#### [Problem to work on]
Only certain lines below are wanted: those starting at the line containing "lcm( 225,105) =1575" and ending at the line containing "8830 + 7791", both included, each retyped exactly.

#### [Available data]
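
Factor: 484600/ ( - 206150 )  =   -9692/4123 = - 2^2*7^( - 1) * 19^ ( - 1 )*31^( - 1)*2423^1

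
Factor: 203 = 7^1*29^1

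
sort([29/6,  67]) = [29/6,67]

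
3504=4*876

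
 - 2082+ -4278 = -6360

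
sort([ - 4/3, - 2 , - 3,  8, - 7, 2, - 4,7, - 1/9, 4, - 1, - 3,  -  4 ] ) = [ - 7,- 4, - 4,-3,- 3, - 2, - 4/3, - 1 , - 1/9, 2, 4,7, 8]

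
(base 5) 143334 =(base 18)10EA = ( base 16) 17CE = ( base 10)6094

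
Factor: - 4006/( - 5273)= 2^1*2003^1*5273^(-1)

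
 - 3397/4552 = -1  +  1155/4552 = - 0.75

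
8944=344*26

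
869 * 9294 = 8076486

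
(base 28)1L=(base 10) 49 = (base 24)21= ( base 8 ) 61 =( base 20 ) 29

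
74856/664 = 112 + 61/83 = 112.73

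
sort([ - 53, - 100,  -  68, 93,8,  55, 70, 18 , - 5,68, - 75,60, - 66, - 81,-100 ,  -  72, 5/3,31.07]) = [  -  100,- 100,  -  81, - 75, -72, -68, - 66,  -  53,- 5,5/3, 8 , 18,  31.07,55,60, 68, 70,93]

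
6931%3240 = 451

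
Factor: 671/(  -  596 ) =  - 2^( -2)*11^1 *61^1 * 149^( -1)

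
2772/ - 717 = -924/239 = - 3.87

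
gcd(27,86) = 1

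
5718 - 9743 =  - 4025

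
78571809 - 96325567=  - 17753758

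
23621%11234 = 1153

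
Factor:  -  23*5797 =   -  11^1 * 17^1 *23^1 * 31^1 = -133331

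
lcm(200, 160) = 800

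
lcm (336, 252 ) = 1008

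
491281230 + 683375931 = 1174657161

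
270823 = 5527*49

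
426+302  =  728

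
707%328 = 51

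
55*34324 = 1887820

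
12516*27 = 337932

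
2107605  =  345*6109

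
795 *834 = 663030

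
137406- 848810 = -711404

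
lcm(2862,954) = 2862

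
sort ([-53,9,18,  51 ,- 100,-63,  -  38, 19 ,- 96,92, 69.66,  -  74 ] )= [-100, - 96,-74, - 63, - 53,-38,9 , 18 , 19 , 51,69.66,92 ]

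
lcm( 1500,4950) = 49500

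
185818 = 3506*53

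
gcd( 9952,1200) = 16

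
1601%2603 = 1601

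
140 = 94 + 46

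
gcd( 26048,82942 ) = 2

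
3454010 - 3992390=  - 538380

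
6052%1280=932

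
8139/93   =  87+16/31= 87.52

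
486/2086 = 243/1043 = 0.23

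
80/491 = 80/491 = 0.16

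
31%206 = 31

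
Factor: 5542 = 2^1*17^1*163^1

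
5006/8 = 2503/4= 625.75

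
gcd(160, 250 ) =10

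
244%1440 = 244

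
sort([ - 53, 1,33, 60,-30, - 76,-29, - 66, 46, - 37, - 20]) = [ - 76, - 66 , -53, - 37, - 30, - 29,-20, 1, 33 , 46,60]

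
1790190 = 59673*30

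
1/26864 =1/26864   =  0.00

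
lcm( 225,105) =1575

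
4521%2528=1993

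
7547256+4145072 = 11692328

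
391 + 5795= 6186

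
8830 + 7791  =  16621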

--

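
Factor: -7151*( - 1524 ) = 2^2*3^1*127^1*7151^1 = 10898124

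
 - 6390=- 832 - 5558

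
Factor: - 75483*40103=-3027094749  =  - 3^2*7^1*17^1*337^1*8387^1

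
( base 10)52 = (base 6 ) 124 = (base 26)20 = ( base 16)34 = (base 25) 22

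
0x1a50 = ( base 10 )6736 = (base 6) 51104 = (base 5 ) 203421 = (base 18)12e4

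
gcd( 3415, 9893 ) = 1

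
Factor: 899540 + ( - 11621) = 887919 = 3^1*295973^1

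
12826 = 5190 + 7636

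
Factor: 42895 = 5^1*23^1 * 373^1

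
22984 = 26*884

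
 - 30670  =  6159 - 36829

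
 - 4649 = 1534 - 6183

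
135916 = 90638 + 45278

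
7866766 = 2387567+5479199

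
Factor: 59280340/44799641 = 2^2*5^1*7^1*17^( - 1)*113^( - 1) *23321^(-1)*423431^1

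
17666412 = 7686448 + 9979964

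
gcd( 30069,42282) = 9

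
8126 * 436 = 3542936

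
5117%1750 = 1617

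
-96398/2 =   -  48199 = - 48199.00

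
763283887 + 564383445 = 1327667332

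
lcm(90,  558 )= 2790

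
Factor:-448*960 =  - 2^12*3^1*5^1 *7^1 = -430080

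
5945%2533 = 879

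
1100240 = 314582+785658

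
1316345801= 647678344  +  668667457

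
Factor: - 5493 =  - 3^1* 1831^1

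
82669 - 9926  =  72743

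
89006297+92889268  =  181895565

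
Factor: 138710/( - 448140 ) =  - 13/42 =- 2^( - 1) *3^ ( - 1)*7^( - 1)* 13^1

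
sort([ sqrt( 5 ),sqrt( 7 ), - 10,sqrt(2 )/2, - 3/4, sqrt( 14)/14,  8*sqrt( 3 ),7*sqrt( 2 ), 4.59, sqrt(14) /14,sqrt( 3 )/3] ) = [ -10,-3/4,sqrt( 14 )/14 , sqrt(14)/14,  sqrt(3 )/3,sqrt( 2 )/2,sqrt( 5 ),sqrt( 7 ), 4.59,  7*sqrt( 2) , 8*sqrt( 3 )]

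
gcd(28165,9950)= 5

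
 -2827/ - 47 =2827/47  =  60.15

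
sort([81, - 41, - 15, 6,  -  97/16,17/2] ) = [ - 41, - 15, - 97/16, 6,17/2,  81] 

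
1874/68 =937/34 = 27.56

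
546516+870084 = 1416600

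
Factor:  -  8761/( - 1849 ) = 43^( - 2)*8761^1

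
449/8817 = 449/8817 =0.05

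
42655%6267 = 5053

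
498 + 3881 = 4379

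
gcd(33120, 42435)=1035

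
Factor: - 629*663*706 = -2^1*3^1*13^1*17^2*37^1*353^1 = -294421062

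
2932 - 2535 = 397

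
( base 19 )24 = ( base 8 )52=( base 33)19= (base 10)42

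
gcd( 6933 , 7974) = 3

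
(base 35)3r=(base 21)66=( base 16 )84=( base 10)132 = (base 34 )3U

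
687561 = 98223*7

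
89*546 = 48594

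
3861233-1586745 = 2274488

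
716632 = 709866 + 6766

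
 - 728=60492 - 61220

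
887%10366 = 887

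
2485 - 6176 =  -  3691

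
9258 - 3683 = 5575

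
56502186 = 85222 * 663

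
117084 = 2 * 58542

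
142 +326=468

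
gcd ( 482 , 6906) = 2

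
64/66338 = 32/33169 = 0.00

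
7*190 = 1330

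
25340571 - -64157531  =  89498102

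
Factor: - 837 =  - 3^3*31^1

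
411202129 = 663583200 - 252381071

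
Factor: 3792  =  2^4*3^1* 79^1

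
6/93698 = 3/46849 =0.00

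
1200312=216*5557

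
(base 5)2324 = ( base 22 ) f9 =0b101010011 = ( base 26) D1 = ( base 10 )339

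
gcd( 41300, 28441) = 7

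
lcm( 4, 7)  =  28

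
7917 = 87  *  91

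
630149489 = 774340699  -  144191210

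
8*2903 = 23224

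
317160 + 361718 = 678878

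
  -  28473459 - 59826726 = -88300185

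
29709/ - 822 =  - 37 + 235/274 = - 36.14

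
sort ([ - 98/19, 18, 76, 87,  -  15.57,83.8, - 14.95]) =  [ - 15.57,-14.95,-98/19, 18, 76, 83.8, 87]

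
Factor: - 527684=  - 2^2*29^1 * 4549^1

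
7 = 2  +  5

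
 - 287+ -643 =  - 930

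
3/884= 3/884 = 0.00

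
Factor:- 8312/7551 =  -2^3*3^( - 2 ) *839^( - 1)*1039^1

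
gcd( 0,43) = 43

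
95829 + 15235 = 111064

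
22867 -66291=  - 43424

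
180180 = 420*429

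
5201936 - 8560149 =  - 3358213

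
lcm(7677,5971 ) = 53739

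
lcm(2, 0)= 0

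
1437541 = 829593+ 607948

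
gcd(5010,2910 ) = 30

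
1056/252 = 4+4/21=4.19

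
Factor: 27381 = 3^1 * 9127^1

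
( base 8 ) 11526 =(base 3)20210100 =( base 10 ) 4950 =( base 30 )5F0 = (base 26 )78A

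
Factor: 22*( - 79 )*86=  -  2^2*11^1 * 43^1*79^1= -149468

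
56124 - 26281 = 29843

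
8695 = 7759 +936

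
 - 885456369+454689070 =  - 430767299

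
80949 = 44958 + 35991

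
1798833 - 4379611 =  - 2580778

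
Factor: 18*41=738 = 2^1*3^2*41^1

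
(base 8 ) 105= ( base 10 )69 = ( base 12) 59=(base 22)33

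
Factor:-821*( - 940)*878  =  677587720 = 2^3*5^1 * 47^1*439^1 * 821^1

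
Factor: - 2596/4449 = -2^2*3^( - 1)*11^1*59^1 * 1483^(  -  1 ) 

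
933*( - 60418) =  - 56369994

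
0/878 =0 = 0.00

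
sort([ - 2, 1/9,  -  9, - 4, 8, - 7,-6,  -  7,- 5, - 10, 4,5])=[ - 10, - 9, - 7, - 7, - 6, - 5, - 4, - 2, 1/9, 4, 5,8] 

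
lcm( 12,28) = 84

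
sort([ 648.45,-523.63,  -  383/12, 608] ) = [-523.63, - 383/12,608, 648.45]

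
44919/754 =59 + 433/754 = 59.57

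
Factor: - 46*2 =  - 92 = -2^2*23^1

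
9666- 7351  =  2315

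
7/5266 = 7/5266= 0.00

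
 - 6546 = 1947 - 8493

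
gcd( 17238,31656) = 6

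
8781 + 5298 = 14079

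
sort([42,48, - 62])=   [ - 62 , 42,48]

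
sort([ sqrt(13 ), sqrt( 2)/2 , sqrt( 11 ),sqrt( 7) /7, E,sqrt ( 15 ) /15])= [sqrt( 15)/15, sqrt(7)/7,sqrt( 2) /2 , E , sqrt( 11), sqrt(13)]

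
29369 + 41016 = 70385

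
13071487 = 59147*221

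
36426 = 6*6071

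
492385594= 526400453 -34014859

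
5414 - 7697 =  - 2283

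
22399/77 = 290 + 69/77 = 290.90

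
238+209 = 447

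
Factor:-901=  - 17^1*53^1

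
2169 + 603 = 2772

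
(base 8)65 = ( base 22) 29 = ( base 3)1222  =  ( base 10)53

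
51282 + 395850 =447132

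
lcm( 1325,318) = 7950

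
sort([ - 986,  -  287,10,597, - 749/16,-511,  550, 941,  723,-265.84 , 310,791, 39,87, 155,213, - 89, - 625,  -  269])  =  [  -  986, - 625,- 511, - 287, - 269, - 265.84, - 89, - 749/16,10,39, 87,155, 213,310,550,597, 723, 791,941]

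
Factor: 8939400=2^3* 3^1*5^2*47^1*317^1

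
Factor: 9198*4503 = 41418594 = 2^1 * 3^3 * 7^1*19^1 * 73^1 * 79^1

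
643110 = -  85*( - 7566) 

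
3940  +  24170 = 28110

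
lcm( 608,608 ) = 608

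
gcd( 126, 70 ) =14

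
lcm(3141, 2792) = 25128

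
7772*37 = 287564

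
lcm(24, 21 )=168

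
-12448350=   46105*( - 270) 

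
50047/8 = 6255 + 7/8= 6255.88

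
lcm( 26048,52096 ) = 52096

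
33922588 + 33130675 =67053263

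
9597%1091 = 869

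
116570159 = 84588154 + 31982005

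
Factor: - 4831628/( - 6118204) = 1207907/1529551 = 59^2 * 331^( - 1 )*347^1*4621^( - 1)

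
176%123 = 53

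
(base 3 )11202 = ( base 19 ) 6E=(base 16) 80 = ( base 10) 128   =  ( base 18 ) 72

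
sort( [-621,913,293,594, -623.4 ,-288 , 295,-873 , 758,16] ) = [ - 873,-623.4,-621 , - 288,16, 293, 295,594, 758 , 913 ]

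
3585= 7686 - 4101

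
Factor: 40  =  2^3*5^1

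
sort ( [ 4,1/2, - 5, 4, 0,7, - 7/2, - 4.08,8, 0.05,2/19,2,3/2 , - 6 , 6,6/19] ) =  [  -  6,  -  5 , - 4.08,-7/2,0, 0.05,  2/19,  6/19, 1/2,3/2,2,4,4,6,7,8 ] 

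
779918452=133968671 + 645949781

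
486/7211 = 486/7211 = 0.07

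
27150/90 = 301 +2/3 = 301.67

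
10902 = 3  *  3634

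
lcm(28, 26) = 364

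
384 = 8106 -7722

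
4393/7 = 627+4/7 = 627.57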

---

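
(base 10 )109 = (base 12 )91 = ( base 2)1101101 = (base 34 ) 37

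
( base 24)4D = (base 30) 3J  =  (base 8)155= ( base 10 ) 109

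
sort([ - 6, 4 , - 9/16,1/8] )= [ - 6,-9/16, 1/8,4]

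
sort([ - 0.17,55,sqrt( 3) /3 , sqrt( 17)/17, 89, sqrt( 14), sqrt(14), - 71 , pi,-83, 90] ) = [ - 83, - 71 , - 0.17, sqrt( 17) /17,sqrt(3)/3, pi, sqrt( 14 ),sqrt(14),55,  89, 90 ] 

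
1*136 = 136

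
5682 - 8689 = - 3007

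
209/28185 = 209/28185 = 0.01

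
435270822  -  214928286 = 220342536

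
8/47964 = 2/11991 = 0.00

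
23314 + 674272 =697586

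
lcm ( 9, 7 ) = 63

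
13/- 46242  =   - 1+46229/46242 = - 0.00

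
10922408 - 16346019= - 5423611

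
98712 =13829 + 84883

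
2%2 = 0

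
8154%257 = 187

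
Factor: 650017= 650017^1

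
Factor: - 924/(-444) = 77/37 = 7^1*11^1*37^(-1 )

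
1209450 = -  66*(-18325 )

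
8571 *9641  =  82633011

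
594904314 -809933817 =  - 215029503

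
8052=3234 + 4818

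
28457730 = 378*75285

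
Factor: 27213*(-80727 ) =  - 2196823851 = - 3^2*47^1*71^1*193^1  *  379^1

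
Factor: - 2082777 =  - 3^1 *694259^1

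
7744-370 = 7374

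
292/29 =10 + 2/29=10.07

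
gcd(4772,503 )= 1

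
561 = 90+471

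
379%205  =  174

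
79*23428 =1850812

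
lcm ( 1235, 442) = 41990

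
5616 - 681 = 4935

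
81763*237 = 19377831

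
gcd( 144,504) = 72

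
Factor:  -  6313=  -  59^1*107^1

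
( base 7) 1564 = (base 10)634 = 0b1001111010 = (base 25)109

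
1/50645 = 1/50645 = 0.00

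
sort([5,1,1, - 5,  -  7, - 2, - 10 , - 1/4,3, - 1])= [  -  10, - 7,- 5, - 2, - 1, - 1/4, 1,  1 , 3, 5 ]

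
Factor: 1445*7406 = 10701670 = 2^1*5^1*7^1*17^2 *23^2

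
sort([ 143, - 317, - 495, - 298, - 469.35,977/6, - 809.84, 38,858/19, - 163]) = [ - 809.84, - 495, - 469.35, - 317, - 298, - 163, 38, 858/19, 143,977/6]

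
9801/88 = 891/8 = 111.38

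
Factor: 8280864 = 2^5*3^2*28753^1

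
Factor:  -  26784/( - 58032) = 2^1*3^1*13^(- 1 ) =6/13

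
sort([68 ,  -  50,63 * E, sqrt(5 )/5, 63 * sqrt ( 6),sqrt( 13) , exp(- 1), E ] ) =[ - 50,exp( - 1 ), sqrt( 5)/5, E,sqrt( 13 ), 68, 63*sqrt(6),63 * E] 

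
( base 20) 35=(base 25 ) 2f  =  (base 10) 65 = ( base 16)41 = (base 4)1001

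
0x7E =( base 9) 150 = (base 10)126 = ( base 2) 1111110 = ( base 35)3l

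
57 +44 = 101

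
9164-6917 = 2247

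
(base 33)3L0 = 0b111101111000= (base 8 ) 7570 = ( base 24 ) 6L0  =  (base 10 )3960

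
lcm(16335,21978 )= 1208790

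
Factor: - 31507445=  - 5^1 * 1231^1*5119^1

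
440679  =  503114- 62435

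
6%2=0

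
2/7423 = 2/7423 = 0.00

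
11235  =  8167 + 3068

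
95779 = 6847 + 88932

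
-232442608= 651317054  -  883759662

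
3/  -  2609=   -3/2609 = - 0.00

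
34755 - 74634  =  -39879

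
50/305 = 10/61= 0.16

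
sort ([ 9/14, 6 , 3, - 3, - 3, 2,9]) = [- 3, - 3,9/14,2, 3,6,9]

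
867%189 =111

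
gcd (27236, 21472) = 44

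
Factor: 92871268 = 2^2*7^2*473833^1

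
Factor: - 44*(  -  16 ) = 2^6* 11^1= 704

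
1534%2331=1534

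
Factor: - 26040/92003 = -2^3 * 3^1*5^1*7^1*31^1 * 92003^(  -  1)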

#### [Your solution]
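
lcm( 225,105) =1575

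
4521%2528=1993

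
7547256+4145072 = 11692328

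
391 + 5795= 6186

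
8830 + 7791  =  16621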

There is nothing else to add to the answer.